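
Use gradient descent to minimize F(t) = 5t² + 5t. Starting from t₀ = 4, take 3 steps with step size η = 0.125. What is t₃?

F′(t) = 10t + 5
Step 1: F′(4) = 45; t₁ = 4 − 0.125·45 = -1.625
Step 2: F′(-1.625) = -11.25; t₂ = -1.625 − 0.125·(-11.25) = -0.21875
Step 3: F′(-0.21875) = 2.8125; t₃ = -0.21875 − 0.125·2.8125 = -0.5703125

-0.5703125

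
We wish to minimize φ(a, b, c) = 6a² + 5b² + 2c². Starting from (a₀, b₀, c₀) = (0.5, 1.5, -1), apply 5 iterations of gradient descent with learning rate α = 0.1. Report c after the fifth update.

∇φ = (12a, 10b, 4c)
Step 1: at (0.5, 1.5, -1), ∇φ = (6, 15, -4) → (0.5, 1.5, -1) − 0.1·(6, 15, -4) = (-0.1, 0, -0.6)
Step 2: at (-0.1, 0, -0.6), ∇φ = (-1.2, 0, -2.4) → (-0.1, 0, -0.6) − 0.1·(-1.2, 0, -2.4) = (0.02, 0, -0.36)
Step 3: at (0.02, 0, -0.36), ∇φ = (0.24, 0, -1.44) → (0.02, 0, -0.36) − 0.1·(0.24, 0, -1.44) = (-0.004, 0, -0.216)
Step 4: at (-0.004, 0, -0.216), ∇φ = (-0.048, 0, -0.864) → (-0.004, 0, -0.216) − 0.1·(-0.048, 0, -0.864) = (0.0008, 0, -0.1296)
Step 5: at (0.0008, 0, -0.1296), ∇φ = (0.0096, 0, -0.5184) → (0.0008, 0, -0.1296) − 0.1·(0.0096, 0, -0.5184) = (-0.00016, 0, -0.07776)
c = -0.07776

-0.07776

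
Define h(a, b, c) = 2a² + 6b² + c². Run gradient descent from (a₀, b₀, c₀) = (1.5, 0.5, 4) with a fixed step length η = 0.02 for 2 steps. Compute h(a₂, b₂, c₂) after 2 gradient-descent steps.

17.31374592

∇h = (4a, 12b, 2c)
Step 1: at (1.5, 0.5, 4), ∇h = (6, 6, 8) → (1.5, 0.5, 4) − 0.02·(6, 6, 8) = (1.38, 0.38, 3.84)
Step 2: at (1.38, 0.38, 3.84), ∇h = (5.52, 4.56, 7.68) → (1.38, 0.38, 3.84) − 0.02·(5.52, 4.56, 7.68) = (1.2696, 0.2888, 3.6864)
h(1.2696, 0.2888, 3.6864) = 17.31374592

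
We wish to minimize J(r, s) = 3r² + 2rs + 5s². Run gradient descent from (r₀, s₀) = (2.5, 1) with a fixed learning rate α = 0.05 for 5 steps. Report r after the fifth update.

∇J = (6r + 2s, 2r + 10s)
Step 1: at (2.5, 1), ∇J = (17, 15) → (2.5, 1) − 0.05·(17, 15) = (1.65, 0.25)
Step 2: at (1.65, 0.25), ∇J = (10.4, 5.8) → (1.65, 0.25) − 0.05·(10.4, 5.8) = (1.13, -0.04)
Step 3: at (1.13, -0.04), ∇J = (6.7, 1.86) → (1.13, -0.04) − 0.05·(6.7, 1.86) = (0.795, -0.133)
Step 4: at (0.795, -0.133), ∇J = (4.504, 0.26) → (0.795, -0.133) − 0.05·(4.504, 0.26) = (0.5698, -0.146)
Step 5: at (0.5698, -0.146), ∇J = (3.1268, -0.3204) → (0.5698, -0.146) − 0.05·(3.1268, -0.3204) = (0.41346, -0.12998)
r = 0.41346

0.41346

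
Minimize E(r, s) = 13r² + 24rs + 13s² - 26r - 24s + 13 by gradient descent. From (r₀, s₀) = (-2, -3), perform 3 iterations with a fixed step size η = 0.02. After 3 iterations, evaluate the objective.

0

∇E = (26r + 24s - 26, 24r + 26s - 24)
(r₁, s₁) = (-2, -3) − 0.02·(-150, -150) = (1, 0)
(r₂, s₂) = (1, 0) − 0.02·(0, 0) = (1, 0)
(r₃, s₃) = (1, 0) − 0.02·(0, 0) = (1, 0)
E(1, 0) = 0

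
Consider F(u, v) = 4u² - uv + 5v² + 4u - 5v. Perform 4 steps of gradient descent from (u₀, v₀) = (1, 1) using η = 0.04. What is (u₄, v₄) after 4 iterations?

∇F = (8u - v + 4, -u + 10v - 5)
Step 1: at (1, 1), ∇F = (11, 4) → (1, 1) − 0.04·(11, 4) = (0.56, 0.84)
Step 2: at (0.56, 0.84), ∇F = (7.64, 2.84) → (0.56, 0.84) − 0.04·(7.64, 2.84) = (0.2544, 0.7264)
Step 3: at (0.2544, 0.7264), ∇F = (5.3088, 2.0096) → (0.2544, 0.7264) − 0.04·(5.3088, 2.0096) = (0.042048, 0.646016)
Step 4: at (0.042048, 0.646016), ∇F = (3.690368, 1.418112) → (0.042048, 0.646016) − 0.04·(3.690368, 1.418112) = (-0.10556672, 0.58929152)

(-0.10556672, 0.58929152)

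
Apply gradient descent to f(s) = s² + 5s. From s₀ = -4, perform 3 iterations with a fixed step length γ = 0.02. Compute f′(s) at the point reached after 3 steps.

-2.654208

f′(s) = 2s + 5
s₁ = -4 − 0.02·(-3) = -3.94
s₂ = -3.94 − 0.02·(-2.88) = -3.8824
s₃ = -3.8824 − 0.02·(-2.7648) = -3.827104
f′(s) at (-3.827104) = -2.654208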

• _What to work on_: With nothing added or dropped, write out the listing again.

• _Exercise solution_:
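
Use gradient descent to minimize F(t) = 5t² + 5t. Starting from t₀ = 4, take 3 steps with step size η = 0.125. What is t₃?

F′(t) = 10t + 5
Step 1: F′(4) = 45; t₁ = 4 − 0.125·45 = -1.625
Step 2: F′(-1.625) = -11.25; t₂ = -1.625 − 0.125·(-11.25) = -0.21875
Step 3: F′(-0.21875) = 2.8125; t₃ = -0.21875 − 0.125·2.8125 = -0.5703125

-0.5703125

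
We wish to minimize φ(a, b, c) = 6a² + 5b² + 2c². Starting from (a₀, b₀, c₀) = (0.5, 1.5, -1), apply 5 iterations of gradient descent with learning rate α = 0.1. Report c after the fifth update.

∇φ = (12a, 10b, 4c)
Step 1: at (0.5, 1.5, -1), ∇φ = (6, 15, -4) → (0.5, 1.5, -1) − 0.1·(6, 15, -4) = (-0.1, 0, -0.6)
Step 2: at (-0.1, 0, -0.6), ∇φ = (-1.2, 0, -2.4) → (-0.1, 0, -0.6) − 0.1·(-1.2, 0, -2.4) = (0.02, 0, -0.36)
Step 3: at (0.02, 0, -0.36), ∇φ = (0.24, 0, -1.44) → (0.02, 0, -0.36) − 0.1·(0.24, 0, -1.44) = (-0.004, 0, -0.216)
Step 4: at (-0.004, 0, -0.216), ∇φ = (-0.048, 0, -0.864) → (-0.004, 0, -0.216) − 0.1·(-0.048, 0, -0.864) = (0.0008, 0, -0.1296)
Step 5: at (0.0008, 0, -0.1296), ∇φ = (0.0096, 0, -0.5184) → (0.0008, 0, -0.1296) − 0.1·(0.0096, 0, -0.5184) = (-0.00016, 0, -0.07776)
c = -0.07776

-0.07776

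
Define h(a, b, c) = 2a² + 6b² + c². Run gradient descent from (a₀, b₀, c₀) = (1.5, 0.5, 4) with a fixed step length η = 0.02 for 2 steps. Compute h(a₂, b₂, c₂) after 2 gradient-descent steps.

17.31374592

∇h = (4a, 12b, 2c)
Step 1: at (1.5, 0.5, 4), ∇h = (6, 6, 8) → (1.5, 0.5, 4) − 0.02·(6, 6, 8) = (1.38, 0.38, 3.84)
Step 2: at (1.38, 0.38, 3.84), ∇h = (5.52, 4.56, 7.68) → (1.38, 0.38, 3.84) − 0.02·(5.52, 4.56, 7.68) = (1.2696, 0.2888, 3.6864)
h(1.2696, 0.2888, 3.6864) = 17.31374592

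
We wish to minimize J(r, s) = 3r² + 2rs + 5s². Run gradient descent from (r₀, s₀) = (2.5, 1) with a fixed learning rate α = 0.05 for 5 steps. Report r after the fifth update.

∇J = (6r + 2s, 2r + 10s)
Step 1: at (2.5, 1), ∇J = (17, 15) → (2.5, 1) − 0.05·(17, 15) = (1.65, 0.25)
Step 2: at (1.65, 0.25), ∇J = (10.4, 5.8) → (1.65, 0.25) − 0.05·(10.4, 5.8) = (1.13, -0.04)
Step 3: at (1.13, -0.04), ∇J = (6.7, 1.86) → (1.13, -0.04) − 0.05·(6.7, 1.86) = (0.795, -0.133)
Step 4: at (0.795, -0.133), ∇J = (4.504, 0.26) → (0.795, -0.133) − 0.05·(4.504, 0.26) = (0.5698, -0.146)
Step 5: at (0.5698, -0.146), ∇J = (3.1268, -0.3204) → (0.5698, -0.146) − 0.05·(3.1268, -0.3204) = (0.41346, -0.12998)
r = 0.41346

0.41346

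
Minimize E(r, s) = 13r² + 24rs + 13s² - 26r - 24s + 13 by gradient descent. From (r₀, s₀) = (-2, -3), perform 3 iterations with a fixed step size η = 0.02. After 3 iterations, evaluate the objective.

0

∇E = (26r + 24s - 26, 24r + 26s - 24)
(r₁, s₁) = (-2, -3) − 0.02·(-150, -150) = (1, 0)
(r₂, s₂) = (1, 0) − 0.02·(0, 0) = (1, 0)
(r₃, s₃) = (1, 0) − 0.02·(0, 0) = (1, 0)
E(1, 0) = 0

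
Consider F(u, v) = 4u² - uv + 5v² + 4u - 5v. Perform 4 steps of gradient descent from (u₀, v₀) = (1, 1) using η = 0.04. What is (u₄, v₄) after 4 iterations?

∇F = (8u - v + 4, -u + 10v - 5)
Step 1: at (1, 1), ∇F = (11, 4) → (1, 1) − 0.04·(11, 4) = (0.56, 0.84)
Step 2: at (0.56, 0.84), ∇F = (7.64, 2.84) → (0.56, 0.84) − 0.04·(7.64, 2.84) = (0.2544, 0.7264)
Step 3: at (0.2544, 0.7264), ∇F = (5.3088, 2.0096) → (0.2544, 0.7264) − 0.04·(5.3088, 2.0096) = (0.042048, 0.646016)
Step 4: at (0.042048, 0.646016), ∇F = (3.690368, 1.418112) → (0.042048, 0.646016) − 0.04·(3.690368, 1.418112) = (-0.10556672, 0.58929152)

(-0.10556672, 0.58929152)

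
Apply gradient descent to f(s) = s² + 5s. From s₀ = -4, perform 3 iterations with a fixed step length γ = 0.02. Compute f′(s) at the point reached after 3 steps.

-2.654208

f′(s) = 2s + 5
s₁ = -4 − 0.02·(-3) = -3.94
s₂ = -3.94 − 0.02·(-2.88) = -3.8824
s₃ = -3.8824 − 0.02·(-2.7648) = -3.827104
f′(s) at (-3.827104) = -2.654208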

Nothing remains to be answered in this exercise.